→ **Task brief**:
Transcribe only part of the material below: the lines from the one containing "A is the rectangle with" through the one containing "(5, 10). Compute", inclusive, exactly as written.

---+---

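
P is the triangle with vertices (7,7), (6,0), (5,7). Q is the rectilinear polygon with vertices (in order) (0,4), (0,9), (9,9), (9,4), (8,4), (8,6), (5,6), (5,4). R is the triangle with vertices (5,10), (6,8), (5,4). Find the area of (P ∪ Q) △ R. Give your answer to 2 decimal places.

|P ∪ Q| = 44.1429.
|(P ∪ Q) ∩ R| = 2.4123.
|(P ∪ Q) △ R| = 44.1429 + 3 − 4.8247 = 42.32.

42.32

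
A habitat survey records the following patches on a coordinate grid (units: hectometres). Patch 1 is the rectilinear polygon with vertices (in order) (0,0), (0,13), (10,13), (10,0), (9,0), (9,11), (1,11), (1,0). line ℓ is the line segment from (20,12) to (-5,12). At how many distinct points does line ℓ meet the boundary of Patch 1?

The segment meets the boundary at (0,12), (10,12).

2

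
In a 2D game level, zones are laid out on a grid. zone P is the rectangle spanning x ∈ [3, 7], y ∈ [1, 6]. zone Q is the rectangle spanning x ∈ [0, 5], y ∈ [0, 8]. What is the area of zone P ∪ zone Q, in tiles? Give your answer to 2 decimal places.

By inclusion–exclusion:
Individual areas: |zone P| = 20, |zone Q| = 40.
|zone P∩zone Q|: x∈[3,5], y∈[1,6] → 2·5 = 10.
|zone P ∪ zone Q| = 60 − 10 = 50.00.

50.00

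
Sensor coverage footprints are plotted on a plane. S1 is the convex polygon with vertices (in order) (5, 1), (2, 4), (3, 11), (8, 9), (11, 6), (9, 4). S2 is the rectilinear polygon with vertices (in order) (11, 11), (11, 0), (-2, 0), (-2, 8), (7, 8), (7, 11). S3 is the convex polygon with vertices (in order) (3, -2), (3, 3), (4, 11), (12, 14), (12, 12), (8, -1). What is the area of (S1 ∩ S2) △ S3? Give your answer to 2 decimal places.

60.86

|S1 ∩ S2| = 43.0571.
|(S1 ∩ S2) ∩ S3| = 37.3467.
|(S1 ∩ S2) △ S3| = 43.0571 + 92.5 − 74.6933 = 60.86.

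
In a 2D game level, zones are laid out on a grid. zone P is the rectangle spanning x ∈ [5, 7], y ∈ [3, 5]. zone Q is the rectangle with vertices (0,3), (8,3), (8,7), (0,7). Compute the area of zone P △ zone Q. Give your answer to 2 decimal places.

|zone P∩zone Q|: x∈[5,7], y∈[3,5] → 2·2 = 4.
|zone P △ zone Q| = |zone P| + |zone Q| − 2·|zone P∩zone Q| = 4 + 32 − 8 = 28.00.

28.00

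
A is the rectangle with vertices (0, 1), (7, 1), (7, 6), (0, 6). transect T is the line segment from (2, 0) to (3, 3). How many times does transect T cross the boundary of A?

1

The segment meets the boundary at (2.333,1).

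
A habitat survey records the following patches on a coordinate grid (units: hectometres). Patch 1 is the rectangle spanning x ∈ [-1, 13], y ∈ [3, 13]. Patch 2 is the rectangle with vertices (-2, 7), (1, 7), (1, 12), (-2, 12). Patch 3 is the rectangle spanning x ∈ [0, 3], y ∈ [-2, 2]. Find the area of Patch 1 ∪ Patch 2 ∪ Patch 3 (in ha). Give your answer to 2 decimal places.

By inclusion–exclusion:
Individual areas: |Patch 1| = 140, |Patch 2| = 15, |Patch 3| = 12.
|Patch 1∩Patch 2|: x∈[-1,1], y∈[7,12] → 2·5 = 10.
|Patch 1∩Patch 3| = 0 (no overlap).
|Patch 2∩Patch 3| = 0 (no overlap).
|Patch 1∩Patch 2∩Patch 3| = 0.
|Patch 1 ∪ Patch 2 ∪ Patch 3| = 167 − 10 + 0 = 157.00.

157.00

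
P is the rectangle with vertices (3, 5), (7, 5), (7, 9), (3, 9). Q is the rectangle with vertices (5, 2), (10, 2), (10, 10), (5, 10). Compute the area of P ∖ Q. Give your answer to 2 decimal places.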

---+---

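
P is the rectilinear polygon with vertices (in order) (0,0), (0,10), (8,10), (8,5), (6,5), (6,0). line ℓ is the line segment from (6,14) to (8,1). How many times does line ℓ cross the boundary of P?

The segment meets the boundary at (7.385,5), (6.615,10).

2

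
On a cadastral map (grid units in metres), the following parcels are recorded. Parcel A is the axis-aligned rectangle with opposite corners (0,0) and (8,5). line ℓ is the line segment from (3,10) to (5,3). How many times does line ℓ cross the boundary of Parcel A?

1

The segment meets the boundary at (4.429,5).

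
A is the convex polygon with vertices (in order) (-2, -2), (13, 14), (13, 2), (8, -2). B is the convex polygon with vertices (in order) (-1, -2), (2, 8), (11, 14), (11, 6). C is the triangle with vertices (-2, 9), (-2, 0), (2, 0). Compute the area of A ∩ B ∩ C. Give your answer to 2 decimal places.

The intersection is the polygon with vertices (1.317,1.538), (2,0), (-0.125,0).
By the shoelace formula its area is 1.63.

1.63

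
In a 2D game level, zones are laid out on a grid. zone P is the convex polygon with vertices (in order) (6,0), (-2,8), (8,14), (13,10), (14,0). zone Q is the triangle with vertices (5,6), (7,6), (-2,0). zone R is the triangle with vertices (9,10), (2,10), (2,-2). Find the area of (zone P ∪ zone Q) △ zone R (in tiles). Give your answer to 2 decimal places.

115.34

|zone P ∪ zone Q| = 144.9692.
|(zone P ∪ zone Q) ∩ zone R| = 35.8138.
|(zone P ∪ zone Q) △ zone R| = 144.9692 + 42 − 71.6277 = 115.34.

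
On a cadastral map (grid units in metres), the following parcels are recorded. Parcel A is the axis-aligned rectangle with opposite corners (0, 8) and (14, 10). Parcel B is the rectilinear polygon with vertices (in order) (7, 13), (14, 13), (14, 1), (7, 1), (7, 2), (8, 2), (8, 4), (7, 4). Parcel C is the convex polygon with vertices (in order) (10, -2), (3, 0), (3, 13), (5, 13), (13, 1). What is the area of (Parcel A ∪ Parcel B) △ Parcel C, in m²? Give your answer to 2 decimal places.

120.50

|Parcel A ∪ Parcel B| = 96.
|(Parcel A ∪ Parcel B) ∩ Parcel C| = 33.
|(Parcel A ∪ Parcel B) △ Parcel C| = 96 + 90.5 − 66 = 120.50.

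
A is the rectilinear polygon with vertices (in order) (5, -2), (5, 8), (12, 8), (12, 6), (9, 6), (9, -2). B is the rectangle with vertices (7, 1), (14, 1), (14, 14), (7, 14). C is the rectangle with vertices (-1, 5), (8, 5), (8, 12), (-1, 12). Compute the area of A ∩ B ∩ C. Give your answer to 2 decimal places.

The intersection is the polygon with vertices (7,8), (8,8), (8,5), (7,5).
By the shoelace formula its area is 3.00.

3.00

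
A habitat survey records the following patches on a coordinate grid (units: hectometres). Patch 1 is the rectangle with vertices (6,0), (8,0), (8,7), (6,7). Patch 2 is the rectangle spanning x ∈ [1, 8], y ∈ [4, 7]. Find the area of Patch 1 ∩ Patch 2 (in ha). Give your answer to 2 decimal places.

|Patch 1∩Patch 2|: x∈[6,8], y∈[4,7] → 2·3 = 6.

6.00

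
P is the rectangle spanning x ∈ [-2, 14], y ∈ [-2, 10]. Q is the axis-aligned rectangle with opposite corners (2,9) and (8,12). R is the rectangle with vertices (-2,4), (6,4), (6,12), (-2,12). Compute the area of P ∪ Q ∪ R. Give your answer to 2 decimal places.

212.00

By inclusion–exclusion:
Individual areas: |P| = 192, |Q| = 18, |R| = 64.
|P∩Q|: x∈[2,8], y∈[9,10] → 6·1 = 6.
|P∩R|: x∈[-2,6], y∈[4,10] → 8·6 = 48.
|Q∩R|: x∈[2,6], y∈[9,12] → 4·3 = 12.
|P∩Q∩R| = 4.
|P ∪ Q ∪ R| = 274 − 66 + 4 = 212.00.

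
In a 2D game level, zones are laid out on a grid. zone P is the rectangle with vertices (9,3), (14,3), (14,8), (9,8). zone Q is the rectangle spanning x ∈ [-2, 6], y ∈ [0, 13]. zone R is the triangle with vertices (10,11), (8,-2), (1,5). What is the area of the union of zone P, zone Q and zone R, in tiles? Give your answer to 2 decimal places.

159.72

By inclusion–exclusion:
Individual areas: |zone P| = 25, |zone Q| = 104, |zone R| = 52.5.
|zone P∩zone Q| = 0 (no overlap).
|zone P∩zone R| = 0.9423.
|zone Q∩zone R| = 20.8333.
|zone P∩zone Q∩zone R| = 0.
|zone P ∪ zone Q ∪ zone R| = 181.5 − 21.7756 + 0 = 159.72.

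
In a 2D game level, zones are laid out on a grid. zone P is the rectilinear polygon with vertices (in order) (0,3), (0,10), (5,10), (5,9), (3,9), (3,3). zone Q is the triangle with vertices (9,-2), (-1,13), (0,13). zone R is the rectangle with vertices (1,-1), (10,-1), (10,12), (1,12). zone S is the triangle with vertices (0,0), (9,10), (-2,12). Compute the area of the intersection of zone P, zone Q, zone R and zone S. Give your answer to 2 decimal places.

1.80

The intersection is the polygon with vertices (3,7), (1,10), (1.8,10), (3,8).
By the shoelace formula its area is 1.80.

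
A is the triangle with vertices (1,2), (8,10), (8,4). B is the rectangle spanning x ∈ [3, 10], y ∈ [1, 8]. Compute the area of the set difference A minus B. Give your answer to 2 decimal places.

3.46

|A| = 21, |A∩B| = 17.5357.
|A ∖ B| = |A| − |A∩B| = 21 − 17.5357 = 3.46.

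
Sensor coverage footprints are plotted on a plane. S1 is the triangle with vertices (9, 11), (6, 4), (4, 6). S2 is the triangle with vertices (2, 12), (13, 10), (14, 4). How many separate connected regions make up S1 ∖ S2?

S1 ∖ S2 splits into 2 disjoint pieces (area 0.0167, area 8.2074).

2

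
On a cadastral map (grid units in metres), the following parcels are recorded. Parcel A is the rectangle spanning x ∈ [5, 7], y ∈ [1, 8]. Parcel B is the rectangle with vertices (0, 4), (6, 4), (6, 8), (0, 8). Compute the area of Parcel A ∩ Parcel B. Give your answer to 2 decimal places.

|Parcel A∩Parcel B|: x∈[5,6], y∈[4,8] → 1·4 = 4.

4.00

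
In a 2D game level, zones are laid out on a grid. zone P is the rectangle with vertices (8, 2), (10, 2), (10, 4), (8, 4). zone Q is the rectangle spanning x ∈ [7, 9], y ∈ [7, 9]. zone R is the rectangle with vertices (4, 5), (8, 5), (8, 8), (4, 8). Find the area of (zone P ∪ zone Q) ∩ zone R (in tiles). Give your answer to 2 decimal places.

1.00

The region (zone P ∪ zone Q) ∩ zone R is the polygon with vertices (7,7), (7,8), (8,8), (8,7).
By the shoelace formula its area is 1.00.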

---+---

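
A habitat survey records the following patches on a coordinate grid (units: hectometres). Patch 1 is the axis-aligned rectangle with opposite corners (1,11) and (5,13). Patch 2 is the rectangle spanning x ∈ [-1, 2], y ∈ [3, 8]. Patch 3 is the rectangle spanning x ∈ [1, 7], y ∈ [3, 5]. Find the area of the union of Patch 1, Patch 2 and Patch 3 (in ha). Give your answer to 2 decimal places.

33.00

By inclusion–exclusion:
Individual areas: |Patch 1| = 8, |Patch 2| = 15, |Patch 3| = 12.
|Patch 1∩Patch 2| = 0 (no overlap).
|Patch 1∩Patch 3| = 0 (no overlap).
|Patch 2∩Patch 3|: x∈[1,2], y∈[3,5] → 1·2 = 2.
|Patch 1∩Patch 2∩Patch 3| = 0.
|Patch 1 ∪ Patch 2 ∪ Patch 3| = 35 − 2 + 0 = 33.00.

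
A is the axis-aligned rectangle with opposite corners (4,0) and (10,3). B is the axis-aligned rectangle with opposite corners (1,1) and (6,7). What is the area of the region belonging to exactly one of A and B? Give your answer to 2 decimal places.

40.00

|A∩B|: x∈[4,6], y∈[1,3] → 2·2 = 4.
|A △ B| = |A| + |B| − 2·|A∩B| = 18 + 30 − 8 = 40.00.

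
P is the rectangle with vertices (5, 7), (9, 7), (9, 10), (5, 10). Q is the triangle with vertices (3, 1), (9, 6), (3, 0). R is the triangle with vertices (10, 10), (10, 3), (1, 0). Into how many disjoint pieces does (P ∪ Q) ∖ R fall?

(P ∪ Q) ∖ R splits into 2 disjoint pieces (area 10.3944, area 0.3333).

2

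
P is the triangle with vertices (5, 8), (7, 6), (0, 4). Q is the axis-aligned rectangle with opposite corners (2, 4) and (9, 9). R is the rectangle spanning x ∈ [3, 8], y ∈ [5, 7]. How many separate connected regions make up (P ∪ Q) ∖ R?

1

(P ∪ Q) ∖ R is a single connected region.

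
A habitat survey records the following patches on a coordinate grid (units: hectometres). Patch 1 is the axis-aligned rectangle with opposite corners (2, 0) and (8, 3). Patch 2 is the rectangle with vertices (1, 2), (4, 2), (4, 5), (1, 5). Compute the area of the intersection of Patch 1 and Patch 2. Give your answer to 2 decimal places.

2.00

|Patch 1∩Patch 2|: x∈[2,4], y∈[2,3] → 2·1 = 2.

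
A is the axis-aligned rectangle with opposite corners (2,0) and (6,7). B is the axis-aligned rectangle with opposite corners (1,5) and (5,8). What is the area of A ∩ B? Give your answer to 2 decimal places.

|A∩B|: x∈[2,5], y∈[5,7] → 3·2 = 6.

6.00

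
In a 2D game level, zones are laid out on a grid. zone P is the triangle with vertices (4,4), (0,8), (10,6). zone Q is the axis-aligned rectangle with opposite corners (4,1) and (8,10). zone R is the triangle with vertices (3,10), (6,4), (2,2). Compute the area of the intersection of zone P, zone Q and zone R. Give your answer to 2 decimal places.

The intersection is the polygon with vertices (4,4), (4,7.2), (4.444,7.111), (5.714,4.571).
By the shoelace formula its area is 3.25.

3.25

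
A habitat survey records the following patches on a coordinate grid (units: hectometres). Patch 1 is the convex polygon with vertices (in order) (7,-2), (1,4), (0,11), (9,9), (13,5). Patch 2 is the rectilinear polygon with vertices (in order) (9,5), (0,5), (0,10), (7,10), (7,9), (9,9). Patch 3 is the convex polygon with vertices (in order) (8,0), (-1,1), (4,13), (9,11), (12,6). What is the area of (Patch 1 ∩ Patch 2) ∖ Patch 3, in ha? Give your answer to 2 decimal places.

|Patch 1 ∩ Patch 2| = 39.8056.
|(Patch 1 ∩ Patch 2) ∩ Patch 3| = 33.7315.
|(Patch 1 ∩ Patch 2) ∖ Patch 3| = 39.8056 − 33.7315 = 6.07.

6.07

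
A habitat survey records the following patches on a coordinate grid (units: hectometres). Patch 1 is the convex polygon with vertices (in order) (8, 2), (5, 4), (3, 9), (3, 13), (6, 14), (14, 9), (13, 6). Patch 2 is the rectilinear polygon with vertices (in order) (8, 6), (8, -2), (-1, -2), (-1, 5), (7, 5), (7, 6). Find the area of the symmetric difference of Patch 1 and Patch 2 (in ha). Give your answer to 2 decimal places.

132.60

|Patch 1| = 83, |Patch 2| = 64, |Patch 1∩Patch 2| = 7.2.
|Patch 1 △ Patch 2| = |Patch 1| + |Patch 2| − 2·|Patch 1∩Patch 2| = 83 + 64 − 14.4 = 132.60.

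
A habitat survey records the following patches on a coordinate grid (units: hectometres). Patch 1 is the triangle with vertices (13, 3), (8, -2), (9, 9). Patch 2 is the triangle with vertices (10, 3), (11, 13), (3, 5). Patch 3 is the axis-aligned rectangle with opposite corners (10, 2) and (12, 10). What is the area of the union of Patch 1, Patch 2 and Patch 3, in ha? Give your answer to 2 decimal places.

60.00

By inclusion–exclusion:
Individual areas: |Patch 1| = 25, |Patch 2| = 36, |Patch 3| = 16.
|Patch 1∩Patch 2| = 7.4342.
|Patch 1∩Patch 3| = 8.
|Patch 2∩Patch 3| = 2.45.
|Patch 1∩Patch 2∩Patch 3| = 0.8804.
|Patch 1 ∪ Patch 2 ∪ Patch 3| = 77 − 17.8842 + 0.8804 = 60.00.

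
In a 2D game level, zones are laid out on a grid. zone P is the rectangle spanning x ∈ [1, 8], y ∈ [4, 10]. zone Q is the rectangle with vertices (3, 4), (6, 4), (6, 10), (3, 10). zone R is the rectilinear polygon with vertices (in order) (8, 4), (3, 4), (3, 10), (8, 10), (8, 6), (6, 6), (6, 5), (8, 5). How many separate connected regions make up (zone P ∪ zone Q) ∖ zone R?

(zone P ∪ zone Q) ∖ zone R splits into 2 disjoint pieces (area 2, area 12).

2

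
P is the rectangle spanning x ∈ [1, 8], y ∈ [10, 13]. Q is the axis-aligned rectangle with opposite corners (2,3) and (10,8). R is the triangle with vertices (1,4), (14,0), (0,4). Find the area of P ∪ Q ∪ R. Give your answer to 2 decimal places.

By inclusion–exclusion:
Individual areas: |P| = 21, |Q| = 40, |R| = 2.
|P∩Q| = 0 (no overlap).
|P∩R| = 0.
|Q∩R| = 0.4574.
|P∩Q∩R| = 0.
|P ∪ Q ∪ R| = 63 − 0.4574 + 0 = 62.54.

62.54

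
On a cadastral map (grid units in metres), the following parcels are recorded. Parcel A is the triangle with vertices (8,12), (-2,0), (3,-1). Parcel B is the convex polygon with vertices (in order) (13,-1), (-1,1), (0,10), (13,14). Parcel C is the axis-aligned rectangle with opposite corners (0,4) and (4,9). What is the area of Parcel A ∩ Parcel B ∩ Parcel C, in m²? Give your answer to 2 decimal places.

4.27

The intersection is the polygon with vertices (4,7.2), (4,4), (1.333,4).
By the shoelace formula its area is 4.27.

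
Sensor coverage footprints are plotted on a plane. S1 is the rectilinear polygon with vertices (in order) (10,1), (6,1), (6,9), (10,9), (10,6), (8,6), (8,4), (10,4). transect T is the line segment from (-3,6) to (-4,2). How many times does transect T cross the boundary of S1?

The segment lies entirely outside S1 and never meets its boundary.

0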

---+---

→ **Result**:
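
A is the rectangle with vertices (0, 1), (7, 1), (7, 6), (0, 6). transect T is the line segment from (2, 0) to (3, 3). How many times does transect T cross the boundary of A?

1

The segment meets the boundary at (2.333,1).

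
A habitat survey records the following patches on a coordinate grid (units: hectometres). Patch 1 is the rectangle spanning x ∈ [-1, 13], y ∈ [3, 13]. Patch 2 is the rectangle with vertices (-2, 7), (1, 7), (1, 12), (-2, 12). Patch 3 is the rectangle spanning x ∈ [0, 3], y ∈ [-2, 2]. Find the area of Patch 1 ∪ Patch 2 ∪ Patch 3 (in ha). Give your answer to 2 decimal places.

By inclusion–exclusion:
Individual areas: |Patch 1| = 140, |Patch 2| = 15, |Patch 3| = 12.
|Patch 1∩Patch 2|: x∈[-1,1], y∈[7,12] → 2·5 = 10.
|Patch 1∩Patch 3| = 0 (no overlap).
|Patch 2∩Patch 3| = 0 (no overlap).
|Patch 1∩Patch 2∩Patch 3| = 0.
|Patch 1 ∪ Patch 2 ∪ Patch 3| = 167 − 10 + 0 = 157.00.

157.00

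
P is the rectangle with vertices (3, 5), (7, 5), (7, 9), (3, 9). Q is the rectangle with vertices (5, 2), (10, 2), (10, 10), (5, 10). Compute the area of P ∖ Q. Give your answer to 2 decimal places.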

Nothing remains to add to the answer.